* Goal of the exercise
The records beneath should be restated word for word.
○ ○ ○
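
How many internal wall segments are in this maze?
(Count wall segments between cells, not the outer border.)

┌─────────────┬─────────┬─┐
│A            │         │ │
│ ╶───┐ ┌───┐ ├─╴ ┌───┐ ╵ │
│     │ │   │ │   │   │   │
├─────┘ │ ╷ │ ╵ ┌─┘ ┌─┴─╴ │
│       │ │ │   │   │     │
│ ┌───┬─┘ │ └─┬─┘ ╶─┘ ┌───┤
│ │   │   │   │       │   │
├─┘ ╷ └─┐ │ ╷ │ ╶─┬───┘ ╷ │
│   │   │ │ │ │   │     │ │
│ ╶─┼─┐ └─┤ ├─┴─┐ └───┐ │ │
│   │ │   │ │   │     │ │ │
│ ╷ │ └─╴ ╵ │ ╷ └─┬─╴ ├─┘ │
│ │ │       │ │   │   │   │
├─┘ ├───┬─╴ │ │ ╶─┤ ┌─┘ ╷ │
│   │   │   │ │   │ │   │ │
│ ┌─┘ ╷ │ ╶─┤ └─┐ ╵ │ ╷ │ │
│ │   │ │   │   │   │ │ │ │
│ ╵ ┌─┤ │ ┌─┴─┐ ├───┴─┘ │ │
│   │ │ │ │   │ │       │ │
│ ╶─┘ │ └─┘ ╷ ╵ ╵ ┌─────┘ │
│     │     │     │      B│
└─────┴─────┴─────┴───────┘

Counting internal wall segments:
Total internal walls: 120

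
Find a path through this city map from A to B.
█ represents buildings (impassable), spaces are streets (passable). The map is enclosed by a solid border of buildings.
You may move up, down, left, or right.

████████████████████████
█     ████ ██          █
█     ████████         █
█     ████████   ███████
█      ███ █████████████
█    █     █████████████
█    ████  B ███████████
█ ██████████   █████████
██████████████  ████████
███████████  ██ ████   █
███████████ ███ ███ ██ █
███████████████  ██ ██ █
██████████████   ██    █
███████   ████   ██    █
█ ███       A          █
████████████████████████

Finding the shortest path from A to B:
Movement: cardinal only
Path length: 15 steps
Directions: right → right → up → up → right → up → up → up → up → left → up → left → left → up → left

Solution:

████████████████████████
█     ████ ██          █
█     ████████         █
█     ████████   ███████
█      ███ █████████████
█    █     █████████████
█    ████  B↰███████████
█ ██████████↑←↰█████████
██████████████↑↰████████
███████████  ██↑████   █
███████████ ███↑███ ██ █
███████████████↑ ██ ██ █
██████████████↱↑ ██    █
███████   ████↑  ██    █
█ ███       A→↑        █
████████████████████████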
○ ○ ○
* Problem solution
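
How many internal wall segments are in this maze?
(Count wall segments between cells, not the outer border.)

┌─────────────┬─────────┬─┐
│A            │         │ │
│ ╶───┐ ┌───┐ ├─╴ ┌───┐ ╵ │
│     │ │   │ │   │   │   │
├─────┘ │ ╷ │ ╵ ┌─┘ ┌─┴─╴ │
│       │ │ │   │   │     │
│ ┌───┬─┘ │ └─┬─┘ ╶─┘ ┌───┤
│ │   │   │   │       │   │
├─┘ ╷ └─┐ │ ╷ │ ╶─┬───┘ ╷ │
│   │   │ │ │ │   │     │ │
│ ╶─┼─┐ └─┤ ├─┴─┐ └───┐ │ │
│   │ │   │ │   │     │ │ │
│ ╷ │ └─╴ ╵ │ ╷ └─┬─╴ ├─┘ │
│ │ │       │ │   │   │   │
├─┘ ├───┬─╴ │ │ ╶─┤ ┌─┘ ╷ │
│   │   │   │ │   │ │   │ │
│ ┌─┘ ╷ │ ╶─┤ └─┐ ╵ │ ╷ │ │
│ │   │ │   │   │   │ │ │ │
│ ╵ ┌─┤ │ ┌─┴─┐ ├───┴─┘ │ │
│   │ │ │ │   │ │       │ │
│ ╶─┘ │ └─┘ ╷ ╵ ╵ ┌─────┘ │
│     │     │     │      B│
└─────┴─────┴─────┴───────┘

Counting internal wall segments:
Total internal walls: 120

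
Find a path through this city map from A to B.
█ represents buildings (impassable), spaces are streets (passable). The map is enclosed by a solid border of buildings.
You may move up, down, left, or right.

████████████████████████
█     ████ ██          █
█     ████████         █
█     ████████   ███████
█      ███ █████████████
█    █     █████████████
█    ████  B ███████████
█ ██████████   █████████
██████████████  ████████
███████████  ██ ████   █
███████████ ███ ███ ██ █
███████████████  ██ ██ █
██████████████   ██    █
███████   ████   ██    █
█ ███       A          █
████████████████████████

Finding the shortest path from A to B:
Movement: cardinal only
Path length: 15 steps
Directions: right → right → up → up → right → up → up → up → up → left → up → left → left → up → left

Solution:

████████████████████████
█     ████ ██          █
█     ████████         █
█     ████████   ███████
█      ███ █████████████
█    █     █████████████
█    ████  B↰███████████
█ ██████████↑←↰█████████
██████████████↑↰████████
███████████  ██↑████   █
███████████ ███↑███ ██ █
███████████████↑ ██ ██ █
██████████████↱↑ ██    █
███████   ████↑  ██    █
█ ███       A→↑        █
████████████████████████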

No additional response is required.